§ Exercise details: Your job with the data below: print everything from the line that holds "-4*exp(7*c/5)/9 = -g_c" down to the line that holds "2*b*Derivative(g(b), (b, 2))", ends included, exactly, and nothing else.

——

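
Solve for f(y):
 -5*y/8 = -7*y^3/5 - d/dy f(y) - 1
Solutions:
 f(y) = C1 - 7*y^4/20 + 5*y^2/16 - y


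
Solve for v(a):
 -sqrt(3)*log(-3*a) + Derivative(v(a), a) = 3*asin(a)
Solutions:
 v(a) = C1 + sqrt(3)*a*(log(-a) - 1) + 3*a*asin(a) + sqrt(3)*a*log(3) + 3*sqrt(1 - a^2)


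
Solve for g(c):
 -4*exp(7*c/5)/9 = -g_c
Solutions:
 g(c) = C1 + 20*exp(7*c/5)/63


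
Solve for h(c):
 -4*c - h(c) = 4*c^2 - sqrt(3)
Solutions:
 h(c) = -4*c^2 - 4*c + sqrt(3)


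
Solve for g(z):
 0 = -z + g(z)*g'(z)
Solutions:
 g(z) = -sqrt(C1 + z^2)
 g(z) = sqrt(C1 + z^2)


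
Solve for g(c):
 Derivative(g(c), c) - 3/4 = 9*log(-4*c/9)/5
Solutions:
 g(c) = C1 + 9*c*log(-c)/5 + 3*c*(-24*log(3) - 7 + 24*log(2))/20


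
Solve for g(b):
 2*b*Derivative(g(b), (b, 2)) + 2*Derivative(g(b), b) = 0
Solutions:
 g(b) = C1 + C2*log(b)


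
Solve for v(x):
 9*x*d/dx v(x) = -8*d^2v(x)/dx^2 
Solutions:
 v(x) = C1 + C2*erf(3*x/4)


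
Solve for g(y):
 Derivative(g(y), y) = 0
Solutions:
 g(y) = C1


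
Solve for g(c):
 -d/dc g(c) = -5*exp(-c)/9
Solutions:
 g(c) = C1 - 5*exp(-c)/9


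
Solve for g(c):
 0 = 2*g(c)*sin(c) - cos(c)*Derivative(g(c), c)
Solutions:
 g(c) = C1/cos(c)^2


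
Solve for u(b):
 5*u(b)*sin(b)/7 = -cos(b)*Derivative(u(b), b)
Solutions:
 u(b) = C1*cos(b)^(5/7)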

——

§ Written solution:
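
 -4*exp(7*c/5)/9 = -g_c
Solutions:
 g(c) = C1 + 20*exp(7*c/5)/63


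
Solve for h(c):
 -4*c - h(c) = 4*c^2 - sqrt(3)
Solutions:
 h(c) = -4*c^2 - 4*c + sqrt(3)


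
Solve for g(z):
 0 = -z + g(z)*g'(z)
Solutions:
 g(z) = -sqrt(C1 + z^2)
 g(z) = sqrt(C1 + z^2)


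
Solve for g(c):
 Derivative(g(c), c) - 3/4 = 9*log(-4*c/9)/5
Solutions:
 g(c) = C1 + 9*c*log(-c)/5 + 3*c*(-24*log(3) - 7 + 24*log(2))/20


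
Solve for g(b):
 2*b*Derivative(g(b), (b, 2)) + 2*Derivative(g(b), b) = 0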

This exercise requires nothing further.